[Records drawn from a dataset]
++++++

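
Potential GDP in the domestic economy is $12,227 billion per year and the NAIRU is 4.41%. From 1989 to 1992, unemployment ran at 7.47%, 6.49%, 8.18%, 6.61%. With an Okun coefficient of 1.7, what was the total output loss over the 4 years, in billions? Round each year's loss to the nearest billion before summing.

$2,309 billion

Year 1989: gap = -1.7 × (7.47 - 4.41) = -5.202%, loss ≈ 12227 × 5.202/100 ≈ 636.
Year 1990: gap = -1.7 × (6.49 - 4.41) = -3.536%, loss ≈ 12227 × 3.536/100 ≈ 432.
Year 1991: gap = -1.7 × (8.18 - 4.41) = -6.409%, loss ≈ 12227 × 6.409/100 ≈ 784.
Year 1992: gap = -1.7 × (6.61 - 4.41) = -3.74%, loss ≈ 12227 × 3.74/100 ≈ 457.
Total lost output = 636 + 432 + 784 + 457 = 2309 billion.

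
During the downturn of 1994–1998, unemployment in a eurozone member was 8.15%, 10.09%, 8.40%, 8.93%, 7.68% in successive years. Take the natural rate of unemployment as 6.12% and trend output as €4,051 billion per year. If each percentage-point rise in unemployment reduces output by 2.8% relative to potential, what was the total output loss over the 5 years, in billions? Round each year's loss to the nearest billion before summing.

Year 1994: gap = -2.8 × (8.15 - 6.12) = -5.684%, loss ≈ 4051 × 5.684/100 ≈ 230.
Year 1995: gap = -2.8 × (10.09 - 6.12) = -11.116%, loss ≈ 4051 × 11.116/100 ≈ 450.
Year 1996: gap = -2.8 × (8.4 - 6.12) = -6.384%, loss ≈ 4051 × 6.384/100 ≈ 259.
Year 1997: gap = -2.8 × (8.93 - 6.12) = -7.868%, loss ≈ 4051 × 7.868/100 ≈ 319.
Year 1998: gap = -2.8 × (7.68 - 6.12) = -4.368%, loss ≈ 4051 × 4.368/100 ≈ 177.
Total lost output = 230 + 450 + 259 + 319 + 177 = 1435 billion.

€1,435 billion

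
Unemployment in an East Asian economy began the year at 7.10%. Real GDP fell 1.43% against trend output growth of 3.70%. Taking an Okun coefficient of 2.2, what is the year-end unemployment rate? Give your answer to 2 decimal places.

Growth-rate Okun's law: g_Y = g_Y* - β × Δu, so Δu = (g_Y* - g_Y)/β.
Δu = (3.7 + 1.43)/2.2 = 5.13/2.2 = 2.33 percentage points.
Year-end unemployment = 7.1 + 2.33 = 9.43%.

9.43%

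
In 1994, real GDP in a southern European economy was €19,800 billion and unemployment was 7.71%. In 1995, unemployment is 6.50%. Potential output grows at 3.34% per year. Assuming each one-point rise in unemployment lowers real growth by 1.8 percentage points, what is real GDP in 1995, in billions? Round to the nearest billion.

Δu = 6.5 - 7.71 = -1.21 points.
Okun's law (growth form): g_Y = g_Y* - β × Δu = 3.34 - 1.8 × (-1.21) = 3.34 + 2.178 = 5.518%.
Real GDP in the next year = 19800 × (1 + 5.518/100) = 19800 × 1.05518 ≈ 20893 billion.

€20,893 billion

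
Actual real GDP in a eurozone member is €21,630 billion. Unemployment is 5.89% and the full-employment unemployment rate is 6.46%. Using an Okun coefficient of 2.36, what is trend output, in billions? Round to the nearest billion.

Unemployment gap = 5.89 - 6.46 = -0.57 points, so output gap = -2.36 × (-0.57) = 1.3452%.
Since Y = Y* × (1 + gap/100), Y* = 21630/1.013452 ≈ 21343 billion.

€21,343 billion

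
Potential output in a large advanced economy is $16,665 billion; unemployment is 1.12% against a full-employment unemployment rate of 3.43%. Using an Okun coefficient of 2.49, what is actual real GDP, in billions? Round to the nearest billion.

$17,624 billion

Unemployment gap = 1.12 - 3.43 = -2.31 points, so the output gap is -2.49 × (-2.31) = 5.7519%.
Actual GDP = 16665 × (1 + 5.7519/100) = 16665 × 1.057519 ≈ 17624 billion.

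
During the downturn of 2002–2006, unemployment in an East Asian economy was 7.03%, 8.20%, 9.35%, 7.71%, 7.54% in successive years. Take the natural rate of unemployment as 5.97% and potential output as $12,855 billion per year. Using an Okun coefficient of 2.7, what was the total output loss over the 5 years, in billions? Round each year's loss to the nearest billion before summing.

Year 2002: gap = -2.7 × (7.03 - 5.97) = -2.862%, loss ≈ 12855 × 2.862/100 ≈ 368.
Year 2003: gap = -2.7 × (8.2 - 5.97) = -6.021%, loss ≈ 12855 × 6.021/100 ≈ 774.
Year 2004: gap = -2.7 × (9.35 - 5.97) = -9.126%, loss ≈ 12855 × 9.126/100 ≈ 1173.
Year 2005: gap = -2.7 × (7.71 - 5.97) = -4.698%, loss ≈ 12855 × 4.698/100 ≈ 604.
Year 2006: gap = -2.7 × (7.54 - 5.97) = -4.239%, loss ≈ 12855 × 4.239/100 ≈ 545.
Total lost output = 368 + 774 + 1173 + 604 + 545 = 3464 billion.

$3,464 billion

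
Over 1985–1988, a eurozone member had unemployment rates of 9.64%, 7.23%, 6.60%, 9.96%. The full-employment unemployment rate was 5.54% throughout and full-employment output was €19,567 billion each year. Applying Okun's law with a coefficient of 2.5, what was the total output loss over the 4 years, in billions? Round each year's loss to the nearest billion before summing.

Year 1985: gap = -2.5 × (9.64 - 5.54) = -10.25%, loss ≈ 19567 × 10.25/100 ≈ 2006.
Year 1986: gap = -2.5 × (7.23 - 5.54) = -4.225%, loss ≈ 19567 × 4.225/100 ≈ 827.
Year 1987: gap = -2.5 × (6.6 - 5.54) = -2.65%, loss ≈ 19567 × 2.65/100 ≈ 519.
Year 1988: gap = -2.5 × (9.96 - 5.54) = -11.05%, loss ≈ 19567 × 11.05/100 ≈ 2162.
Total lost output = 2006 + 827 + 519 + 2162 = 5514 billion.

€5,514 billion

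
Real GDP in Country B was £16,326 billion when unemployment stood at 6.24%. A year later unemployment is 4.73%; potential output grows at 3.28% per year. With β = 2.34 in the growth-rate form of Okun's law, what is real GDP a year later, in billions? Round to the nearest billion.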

++++++

== WHAT YOU SHOULD DO ==
Copy the data word for word.

== WORKED SOLUTION ==
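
Potential GDP in the domestic economy is $12,227 billion per year and the NAIRU is 4.41%. From 1989 to 1992, unemployment ran at 7.47%, 6.49%, 8.18%, 6.61%. With an Okun coefficient of 1.7, what was the total output loss over the 4 years, in billions? Round each year's loss to the nearest billion before summing.

$2,309 billion

Year 1989: gap = -1.7 × (7.47 - 4.41) = -5.202%, loss ≈ 12227 × 5.202/100 ≈ 636.
Year 1990: gap = -1.7 × (6.49 - 4.41) = -3.536%, loss ≈ 12227 × 3.536/100 ≈ 432.
Year 1991: gap = -1.7 × (8.18 - 4.41) = -6.409%, loss ≈ 12227 × 6.409/100 ≈ 784.
Year 1992: gap = -1.7 × (6.61 - 4.41) = -3.74%, loss ≈ 12227 × 3.74/100 ≈ 457.
Total lost output = 636 + 432 + 784 + 457 = 2309 billion.

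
During the downturn of 1994–1998, unemployment in a eurozone member was 8.15%, 10.09%, 8.40%, 8.93%, 7.68% in successive years. Take the natural rate of unemployment as 6.12% and trend output as €4,051 billion per year. If each percentage-point rise in unemployment reduces output by 2.8% relative to potential, what was the total output loss over the 5 years, in billions? Round each year's loss to the nearest billion before summing.

Year 1994: gap = -2.8 × (8.15 - 6.12) = -5.684%, loss ≈ 4051 × 5.684/100 ≈ 230.
Year 1995: gap = -2.8 × (10.09 - 6.12) = -11.116%, loss ≈ 4051 × 11.116/100 ≈ 450.
Year 1996: gap = -2.8 × (8.4 - 6.12) = -6.384%, loss ≈ 4051 × 6.384/100 ≈ 259.
Year 1997: gap = -2.8 × (8.93 - 6.12) = -7.868%, loss ≈ 4051 × 7.868/100 ≈ 319.
Year 1998: gap = -2.8 × (7.68 - 6.12) = -4.368%, loss ≈ 4051 × 4.368/100 ≈ 177.
Total lost output = 230 + 450 + 259 + 319 + 177 = 1435 billion.

€1,435 billion

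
Unemployment in an East Asian economy began the year at 7.10%. Real GDP fell 1.43% against trend output growth of 3.70%. Taking an Okun coefficient of 2.2, what is the year-end unemployment rate? Give your answer to 2 decimal places.

Growth-rate Okun's law: g_Y = g_Y* - β × Δu, so Δu = (g_Y* - g_Y)/β.
Δu = (3.7 + 1.43)/2.2 = 5.13/2.2 = 2.33 percentage points.
Year-end unemployment = 7.1 + 2.33 = 9.43%.

9.43%

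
In 1994, real GDP in a southern European economy was €19,800 billion and unemployment was 7.71%. In 1995, unemployment is 6.50%. Potential output grows at 3.34% per year. Assuming each one-point rise in unemployment lowers real growth by 1.8 percentage points, what is real GDP in 1995, in billions? Round to the nearest billion.

Δu = 6.5 - 7.71 = -1.21 points.
Okun's law (growth form): g_Y = g_Y* - β × Δu = 3.34 - 1.8 × (-1.21) = 3.34 + 2.178 = 5.518%.
Real GDP in the next year = 19800 × (1 + 5.518/100) = 19800 × 1.05518 ≈ 20893 billion.

€20,893 billion

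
Actual real GDP in a eurozone member is €21,630 billion. Unemployment is 5.89% and the full-employment unemployment rate is 6.46%. Using an Okun coefficient of 2.36, what is trend output, in billions? Round to the nearest billion.

Unemployment gap = 5.89 - 6.46 = -0.57 points, so output gap = -2.36 × (-0.57) = 1.3452%.
Since Y = Y* × (1 + gap/100), Y* = 21630/1.013452 ≈ 21343 billion.

€21,343 billion

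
Potential output in a large advanced economy is $16,665 billion; unemployment is 1.12% against a full-employment unemployment rate of 3.43%. Using an Okun coefficient of 2.49, what is actual real GDP, in billions? Round to the nearest billion.

$17,624 billion

Unemployment gap = 1.12 - 3.43 = -2.31 points, so the output gap is -2.49 × (-2.31) = 5.7519%.
Actual GDP = 16665 × (1 + 5.7519/100) = 16665 × 1.057519 ≈ 17624 billion.

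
During the downturn of 2002–2006, unemployment in an East Asian economy was 7.03%, 8.20%, 9.35%, 7.71%, 7.54% in successive years. Take the natural rate of unemployment as 5.97% and potential output as $12,855 billion per year. Using an Okun coefficient of 2.7, what was the total output loss over the 5 years, in billions? Round each year's loss to the nearest billion before summing.

Year 2002: gap = -2.7 × (7.03 - 5.97) = -2.862%, loss ≈ 12855 × 2.862/100 ≈ 368.
Year 2003: gap = -2.7 × (8.2 - 5.97) = -6.021%, loss ≈ 12855 × 6.021/100 ≈ 774.
Year 2004: gap = -2.7 × (9.35 - 5.97) = -9.126%, loss ≈ 12855 × 9.126/100 ≈ 1173.
Year 2005: gap = -2.7 × (7.71 - 5.97) = -4.698%, loss ≈ 12855 × 4.698/100 ≈ 604.
Year 2006: gap = -2.7 × (7.54 - 5.97) = -4.239%, loss ≈ 12855 × 4.239/100 ≈ 545.
Total lost output = 368 + 774 + 1173 + 604 + 545 = 3464 billion.

$3,464 billion

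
Over 1985–1988, a eurozone member had unemployment rates of 9.64%, 7.23%, 6.60%, 9.96%. The full-employment unemployment rate was 5.54% throughout and full-employment output was €19,567 billion each year. Applying Okun's law with a coefficient of 2.5, what was the total output loss over the 4 years, in billions? Round each year's loss to the nearest billion before summing.

Year 1985: gap = -2.5 × (9.64 - 5.54) = -10.25%, loss ≈ 19567 × 10.25/100 ≈ 2006.
Year 1986: gap = -2.5 × (7.23 - 5.54) = -4.225%, loss ≈ 19567 × 4.225/100 ≈ 827.
Year 1987: gap = -2.5 × (6.6 - 5.54) = -2.65%, loss ≈ 19567 × 2.65/100 ≈ 519.
Year 1988: gap = -2.5 × (9.96 - 5.54) = -11.05%, loss ≈ 19567 × 11.05/100 ≈ 2162.
Total lost output = 2006 + 827 + 519 + 2162 = 5514 billion.

€5,514 billion

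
Real GDP in Country B was £16,326 billion when unemployment stood at 6.24%. A year later unemployment is 4.73%; potential output grows at 3.28% per year. With β = 2.34 in the growth-rate form of Okun's law, what is real GDP a year later, in billions? Round to the nearest billion.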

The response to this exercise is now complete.